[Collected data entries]
▼
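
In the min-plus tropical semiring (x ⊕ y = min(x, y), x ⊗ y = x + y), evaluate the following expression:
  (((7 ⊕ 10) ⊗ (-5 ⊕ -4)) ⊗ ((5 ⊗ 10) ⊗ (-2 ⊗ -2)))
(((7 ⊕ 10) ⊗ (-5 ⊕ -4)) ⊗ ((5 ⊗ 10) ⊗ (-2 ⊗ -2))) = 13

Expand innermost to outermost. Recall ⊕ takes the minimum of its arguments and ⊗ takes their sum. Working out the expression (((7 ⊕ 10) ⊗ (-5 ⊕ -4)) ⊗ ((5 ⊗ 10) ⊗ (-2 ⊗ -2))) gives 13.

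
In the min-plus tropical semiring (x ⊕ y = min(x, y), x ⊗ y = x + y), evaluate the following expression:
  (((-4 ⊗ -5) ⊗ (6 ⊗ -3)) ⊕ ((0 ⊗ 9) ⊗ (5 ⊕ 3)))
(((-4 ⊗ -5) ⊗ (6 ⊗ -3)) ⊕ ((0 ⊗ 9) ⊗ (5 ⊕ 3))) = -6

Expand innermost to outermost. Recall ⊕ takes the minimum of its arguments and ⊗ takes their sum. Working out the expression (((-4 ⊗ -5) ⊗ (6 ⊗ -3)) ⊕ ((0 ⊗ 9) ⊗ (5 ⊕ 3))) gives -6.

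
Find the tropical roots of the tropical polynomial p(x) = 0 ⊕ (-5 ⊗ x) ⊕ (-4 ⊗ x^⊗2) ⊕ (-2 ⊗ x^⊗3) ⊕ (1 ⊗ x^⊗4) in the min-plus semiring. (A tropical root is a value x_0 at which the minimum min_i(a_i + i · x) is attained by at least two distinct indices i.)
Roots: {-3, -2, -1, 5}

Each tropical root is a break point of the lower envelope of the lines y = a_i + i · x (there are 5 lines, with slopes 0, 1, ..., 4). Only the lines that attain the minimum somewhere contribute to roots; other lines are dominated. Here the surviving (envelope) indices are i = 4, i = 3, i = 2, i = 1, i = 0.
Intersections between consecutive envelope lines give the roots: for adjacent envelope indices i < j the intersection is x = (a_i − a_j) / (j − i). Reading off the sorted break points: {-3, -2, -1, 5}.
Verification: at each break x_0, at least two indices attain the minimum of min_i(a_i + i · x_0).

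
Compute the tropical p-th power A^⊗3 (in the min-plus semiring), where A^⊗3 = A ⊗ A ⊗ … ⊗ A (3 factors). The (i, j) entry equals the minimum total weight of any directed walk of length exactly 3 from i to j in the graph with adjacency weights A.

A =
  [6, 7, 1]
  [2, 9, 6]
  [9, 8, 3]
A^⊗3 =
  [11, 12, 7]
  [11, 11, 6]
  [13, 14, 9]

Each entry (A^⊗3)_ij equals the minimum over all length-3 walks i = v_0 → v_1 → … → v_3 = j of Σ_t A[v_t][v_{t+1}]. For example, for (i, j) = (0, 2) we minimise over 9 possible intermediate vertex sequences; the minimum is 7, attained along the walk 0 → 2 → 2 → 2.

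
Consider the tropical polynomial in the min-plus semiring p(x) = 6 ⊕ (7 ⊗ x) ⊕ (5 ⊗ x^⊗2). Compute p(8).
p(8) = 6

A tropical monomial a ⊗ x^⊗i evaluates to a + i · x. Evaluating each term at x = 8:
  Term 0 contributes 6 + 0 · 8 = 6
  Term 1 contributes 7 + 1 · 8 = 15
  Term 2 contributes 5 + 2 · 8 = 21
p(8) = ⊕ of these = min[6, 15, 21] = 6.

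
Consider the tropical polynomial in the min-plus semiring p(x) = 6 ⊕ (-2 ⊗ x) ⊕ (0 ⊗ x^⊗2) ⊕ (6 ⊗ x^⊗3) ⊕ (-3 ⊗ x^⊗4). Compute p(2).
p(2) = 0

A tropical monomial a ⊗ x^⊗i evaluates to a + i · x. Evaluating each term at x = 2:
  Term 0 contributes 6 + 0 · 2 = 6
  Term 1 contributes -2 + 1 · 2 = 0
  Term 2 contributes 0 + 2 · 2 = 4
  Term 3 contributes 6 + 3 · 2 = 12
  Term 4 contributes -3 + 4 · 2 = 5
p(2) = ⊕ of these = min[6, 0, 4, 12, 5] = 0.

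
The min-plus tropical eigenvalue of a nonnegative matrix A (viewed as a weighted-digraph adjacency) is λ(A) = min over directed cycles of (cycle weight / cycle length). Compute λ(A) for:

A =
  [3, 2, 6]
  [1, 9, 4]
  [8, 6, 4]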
▲
Description of the task: Each entry must be reproduced verbatim.

Written answer:
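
In the min-plus tropical semiring (x ⊕ y = min(x, y), x ⊗ y = x + y), evaluate the following expression:
  (((7 ⊕ 10) ⊗ (-5 ⊕ -4)) ⊗ ((5 ⊗ 10) ⊗ (-2 ⊗ -2)))
(((7 ⊕ 10) ⊗ (-5 ⊕ -4)) ⊗ ((5 ⊗ 10) ⊗ (-2 ⊗ -2))) = 13

Expand innermost to outermost. Recall ⊕ takes the minimum of its arguments and ⊗ takes their sum. Working out the expression (((7 ⊕ 10) ⊗ (-5 ⊕ -4)) ⊗ ((5 ⊗ 10) ⊗ (-2 ⊗ -2))) gives 13.

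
In the min-plus tropical semiring (x ⊕ y = min(x, y), x ⊗ y = x + y), evaluate the following expression:
  (((-4 ⊗ -5) ⊗ (6 ⊗ -3)) ⊕ ((0 ⊗ 9) ⊗ (5 ⊕ 3)))
(((-4 ⊗ -5) ⊗ (6 ⊗ -3)) ⊕ ((0 ⊗ 9) ⊗ (5 ⊕ 3))) = -6

Expand innermost to outermost. Recall ⊕ takes the minimum of its arguments and ⊗ takes their sum. Working out the expression (((-4 ⊗ -5) ⊗ (6 ⊗ -3)) ⊕ ((0 ⊗ 9) ⊗ (5 ⊕ 3))) gives -6.

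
Find the tropical roots of the tropical polynomial p(x) = 0 ⊕ (-5 ⊗ x) ⊕ (-4 ⊗ x^⊗2) ⊕ (-2 ⊗ x^⊗3) ⊕ (1 ⊗ x^⊗4) in the min-plus semiring. (A tropical root is a value x_0 at which the minimum min_i(a_i + i · x) is attained by at least two distinct indices i.)
Roots: {-3, -2, -1, 5}

Each tropical root is a break point of the lower envelope of the lines y = a_i + i · x (there are 5 lines, with slopes 0, 1, ..., 4). Only the lines that attain the minimum somewhere contribute to roots; other lines are dominated. Here the surviving (envelope) indices are i = 4, i = 3, i = 2, i = 1, i = 0.
Intersections between consecutive envelope lines give the roots: for adjacent envelope indices i < j the intersection is x = (a_i − a_j) / (j − i). Reading off the sorted break points: {-3, -2, -1, 5}.
Verification: at each break x_0, at least two indices attain the minimum of min_i(a_i + i · x_0).

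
Compute the tropical p-th power A^⊗3 (in the min-plus semiring), where A^⊗3 = A ⊗ A ⊗ … ⊗ A (3 factors). The (i, j) entry equals the minimum total weight of any directed walk of length exactly 3 from i to j in the graph with adjacency weights A.

A =
  [6, 7, 1]
  [2, 9, 6]
  [9, 8, 3]
A^⊗3 =
  [11, 12, 7]
  [11, 11, 6]
  [13, 14, 9]

Each entry (A^⊗3)_ij equals the minimum over all length-3 walks i = v_0 → v_1 → … → v_3 = j of Σ_t A[v_t][v_{t+1}]. For example, for (i, j) = (0, 2) we minimise over 9 possible intermediate vertex sequences; the minimum is 7, attained along the walk 0 → 2 → 2 → 2.

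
Consider the tropical polynomial in the min-plus semiring p(x) = 6 ⊕ (7 ⊗ x) ⊕ (5 ⊗ x^⊗2). Compute p(8).
p(8) = 6

A tropical monomial a ⊗ x^⊗i evaluates to a + i · x. Evaluating each term at x = 8:
  Term 0 contributes 6 + 0 · 8 = 6
  Term 1 contributes 7 + 1 · 8 = 15
  Term 2 contributes 5 + 2 · 8 = 21
p(8) = ⊕ of these = min[6, 15, 21] = 6.

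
Consider the tropical polynomial in the min-plus semiring p(x) = 6 ⊕ (-2 ⊗ x) ⊕ (0 ⊗ x^⊗2) ⊕ (6 ⊗ x^⊗3) ⊕ (-3 ⊗ x^⊗4). Compute p(2).
p(2) = 0

A tropical monomial a ⊗ x^⊗i evaluates to a + i · x. Evaluating each term at x = 2:
  Term 0 contributes 6 + 0 · 2 = 6
  Term 1 contributes -2 + 1 · 2 = 0
  Term 2 contributes 0 + 2 · 2 = 4
  Term 3 contributes 6 + 3 · 2 = 12
  Term 4 contributes -3 + 4 · 2 = 5
p(2) = ⊕ of these = min[6, 0, 4, 12, 5] = 0.

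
The min-plus tropical eigenvalue of a nonnegative matrix A (viewed as a weighted-digraph adjacency) is λ(A) = min over directed cycles of (cycle weight / cycle length). Compute λ(A) for:

A =
  [3, 2, 6]
  [1, 9, 4]
  [8, 6, 4]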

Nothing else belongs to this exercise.